(Stored data)

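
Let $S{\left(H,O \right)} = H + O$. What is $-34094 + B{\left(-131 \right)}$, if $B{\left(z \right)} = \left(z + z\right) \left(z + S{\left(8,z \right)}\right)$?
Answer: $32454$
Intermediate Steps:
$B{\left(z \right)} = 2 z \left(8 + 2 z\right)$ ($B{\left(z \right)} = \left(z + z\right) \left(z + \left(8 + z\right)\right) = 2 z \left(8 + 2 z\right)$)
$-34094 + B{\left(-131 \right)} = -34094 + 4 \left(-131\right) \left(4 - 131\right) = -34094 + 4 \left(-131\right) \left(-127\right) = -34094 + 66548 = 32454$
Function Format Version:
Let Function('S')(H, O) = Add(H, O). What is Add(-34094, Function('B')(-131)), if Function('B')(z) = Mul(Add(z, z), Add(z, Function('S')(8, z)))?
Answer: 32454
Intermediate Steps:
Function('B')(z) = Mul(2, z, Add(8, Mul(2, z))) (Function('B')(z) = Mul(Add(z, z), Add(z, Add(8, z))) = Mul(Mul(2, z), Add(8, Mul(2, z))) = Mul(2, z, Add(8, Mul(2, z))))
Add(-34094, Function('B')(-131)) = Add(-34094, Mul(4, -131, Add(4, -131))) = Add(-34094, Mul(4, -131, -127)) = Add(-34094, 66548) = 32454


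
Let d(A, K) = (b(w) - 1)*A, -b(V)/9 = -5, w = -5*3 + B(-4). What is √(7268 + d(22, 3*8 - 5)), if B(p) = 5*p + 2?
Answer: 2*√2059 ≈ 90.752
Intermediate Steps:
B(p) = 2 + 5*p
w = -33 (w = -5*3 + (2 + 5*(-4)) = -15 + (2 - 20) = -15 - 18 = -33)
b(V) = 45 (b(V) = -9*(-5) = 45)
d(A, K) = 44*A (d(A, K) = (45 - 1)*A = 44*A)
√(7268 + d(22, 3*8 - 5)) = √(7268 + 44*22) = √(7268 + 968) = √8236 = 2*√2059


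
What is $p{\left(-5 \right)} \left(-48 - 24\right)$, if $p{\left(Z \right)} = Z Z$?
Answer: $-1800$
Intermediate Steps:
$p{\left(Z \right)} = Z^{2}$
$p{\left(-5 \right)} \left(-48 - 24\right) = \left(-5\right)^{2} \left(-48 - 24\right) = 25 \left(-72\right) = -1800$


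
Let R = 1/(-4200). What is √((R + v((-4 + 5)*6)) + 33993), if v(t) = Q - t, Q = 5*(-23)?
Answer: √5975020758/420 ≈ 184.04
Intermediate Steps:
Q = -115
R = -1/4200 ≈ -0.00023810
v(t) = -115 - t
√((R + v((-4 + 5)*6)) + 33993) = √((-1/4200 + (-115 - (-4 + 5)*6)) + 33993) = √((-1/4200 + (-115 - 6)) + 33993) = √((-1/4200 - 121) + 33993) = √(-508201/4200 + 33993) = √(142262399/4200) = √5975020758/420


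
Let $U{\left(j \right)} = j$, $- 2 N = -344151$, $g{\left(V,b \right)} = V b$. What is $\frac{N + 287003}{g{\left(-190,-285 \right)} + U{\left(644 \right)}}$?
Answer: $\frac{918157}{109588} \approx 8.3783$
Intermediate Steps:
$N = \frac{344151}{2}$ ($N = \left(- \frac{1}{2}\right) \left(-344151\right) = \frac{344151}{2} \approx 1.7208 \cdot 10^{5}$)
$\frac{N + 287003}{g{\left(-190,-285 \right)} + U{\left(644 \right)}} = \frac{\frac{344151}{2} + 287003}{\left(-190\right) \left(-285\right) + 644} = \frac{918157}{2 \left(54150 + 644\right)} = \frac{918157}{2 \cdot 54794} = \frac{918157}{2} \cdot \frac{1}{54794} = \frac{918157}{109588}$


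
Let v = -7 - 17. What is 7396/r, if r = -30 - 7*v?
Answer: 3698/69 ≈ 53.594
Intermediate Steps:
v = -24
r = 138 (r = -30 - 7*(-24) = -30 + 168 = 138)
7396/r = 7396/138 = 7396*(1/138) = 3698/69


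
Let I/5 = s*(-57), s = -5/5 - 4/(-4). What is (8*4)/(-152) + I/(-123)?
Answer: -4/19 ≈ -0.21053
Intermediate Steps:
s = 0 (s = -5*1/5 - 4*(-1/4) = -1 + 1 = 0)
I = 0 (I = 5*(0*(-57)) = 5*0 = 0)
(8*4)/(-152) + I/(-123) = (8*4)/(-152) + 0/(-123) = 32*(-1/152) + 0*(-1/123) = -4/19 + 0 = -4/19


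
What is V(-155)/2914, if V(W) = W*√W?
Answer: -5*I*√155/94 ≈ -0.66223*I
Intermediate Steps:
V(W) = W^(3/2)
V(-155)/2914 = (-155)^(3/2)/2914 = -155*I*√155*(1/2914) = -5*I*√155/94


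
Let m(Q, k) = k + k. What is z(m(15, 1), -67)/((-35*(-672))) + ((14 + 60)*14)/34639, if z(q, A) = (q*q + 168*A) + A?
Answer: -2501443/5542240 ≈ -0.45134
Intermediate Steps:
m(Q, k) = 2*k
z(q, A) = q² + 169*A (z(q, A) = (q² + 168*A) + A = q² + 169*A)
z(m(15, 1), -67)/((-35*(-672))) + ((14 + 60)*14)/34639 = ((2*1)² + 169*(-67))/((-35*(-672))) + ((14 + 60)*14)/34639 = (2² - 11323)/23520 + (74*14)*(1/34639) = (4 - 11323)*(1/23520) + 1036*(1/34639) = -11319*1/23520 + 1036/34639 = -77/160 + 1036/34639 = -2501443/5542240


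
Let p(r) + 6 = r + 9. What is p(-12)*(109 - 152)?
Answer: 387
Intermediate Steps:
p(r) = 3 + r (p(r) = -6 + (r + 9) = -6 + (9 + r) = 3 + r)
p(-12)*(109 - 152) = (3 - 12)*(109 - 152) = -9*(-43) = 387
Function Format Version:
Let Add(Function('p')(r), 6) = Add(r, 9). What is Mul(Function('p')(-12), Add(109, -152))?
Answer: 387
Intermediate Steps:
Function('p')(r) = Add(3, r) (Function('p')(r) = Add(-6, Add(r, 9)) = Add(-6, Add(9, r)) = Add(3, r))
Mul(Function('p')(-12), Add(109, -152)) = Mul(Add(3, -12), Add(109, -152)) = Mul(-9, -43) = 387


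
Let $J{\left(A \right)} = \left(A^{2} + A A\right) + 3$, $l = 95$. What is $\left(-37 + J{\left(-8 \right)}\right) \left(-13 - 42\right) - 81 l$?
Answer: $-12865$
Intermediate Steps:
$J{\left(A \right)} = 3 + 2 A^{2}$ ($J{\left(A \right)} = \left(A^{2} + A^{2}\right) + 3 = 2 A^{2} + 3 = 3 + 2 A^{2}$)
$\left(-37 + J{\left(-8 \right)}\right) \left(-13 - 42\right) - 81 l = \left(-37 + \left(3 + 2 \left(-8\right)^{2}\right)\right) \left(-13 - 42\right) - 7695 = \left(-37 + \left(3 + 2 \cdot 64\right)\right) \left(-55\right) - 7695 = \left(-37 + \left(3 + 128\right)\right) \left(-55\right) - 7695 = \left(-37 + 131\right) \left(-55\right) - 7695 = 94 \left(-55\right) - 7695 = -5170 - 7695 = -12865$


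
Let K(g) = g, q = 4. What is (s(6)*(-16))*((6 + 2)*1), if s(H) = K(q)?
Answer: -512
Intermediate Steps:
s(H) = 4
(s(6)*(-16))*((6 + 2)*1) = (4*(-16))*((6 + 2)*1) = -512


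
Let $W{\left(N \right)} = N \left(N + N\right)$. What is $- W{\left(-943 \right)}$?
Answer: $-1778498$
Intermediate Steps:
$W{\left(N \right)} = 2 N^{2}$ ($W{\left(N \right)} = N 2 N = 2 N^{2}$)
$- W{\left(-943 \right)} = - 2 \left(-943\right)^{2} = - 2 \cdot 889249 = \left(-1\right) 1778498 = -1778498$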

:: Your assignment ::
Write down again the exact lines running from the beginning of the data to the line containing "Answer: 2*√2059 ≈ 90.752", with both ends included.

:: Output ::
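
Let $S{\left(H,O \right)} = H + O$. What is $-34094 + B{\left(-131 \right)}$, if $B{\left(z \right)} = \left(z + z\right) \left(z + S{\left(8,z \right)}\right)$?
Answer: $32454$
Intermediate Steps:
$B{\left(z \right)} = 2 z \left(8 + 2 z\right)$ ($B{\left(z \right)} = \left(z + z\right) \left(z + \left(8 + z\right)\right) = 2 z \left(8 + 2 z\right)$)
$-34094 + B{\left(-131 \right)} = -34094 + 4 \left(-131\right) \left(4 - 131\right) = -34094 + 4 \left(-131\right) \left(-127\right) = -34094 + 66548 = 32454$
Function Format Version:
Let Function('S')(H, O) = Add(H, O). What is Add(-34094, Function('B')(-131)), if Function('B')(z) = Mul(Add(z, z), Add(z, Function('S')(8, z)))?
Answer: 32454
Intermediate Steps:
Function('B')(z) = Mul(2, z, Add(8, Mul(2, z))) (Function('B')(z) = Mul(Add(z, z), Add(z, Add(8, z))) = Mul(Mul(2, z), Add(8, Mul(2, z))) = Mul(2, z, Add(8, Mul(2, z))))
Add(-34094, Function('B')(-131)) = Add(-34094, Mul(4, -131, Add(4, -131))) = Add(-34094, Mul(4, -131, -127)) = Add(-34094, 66548) = 32454


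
Let d(A, K) = (b(w) - 1)*A, -b(V)/9 = -5, w = -5*3 + B(-4). What is √(7268 + d(22, 3*8 - 5)), if B(p) = 5*p + 2?
Answer: 2*√2059 ≈ 90.752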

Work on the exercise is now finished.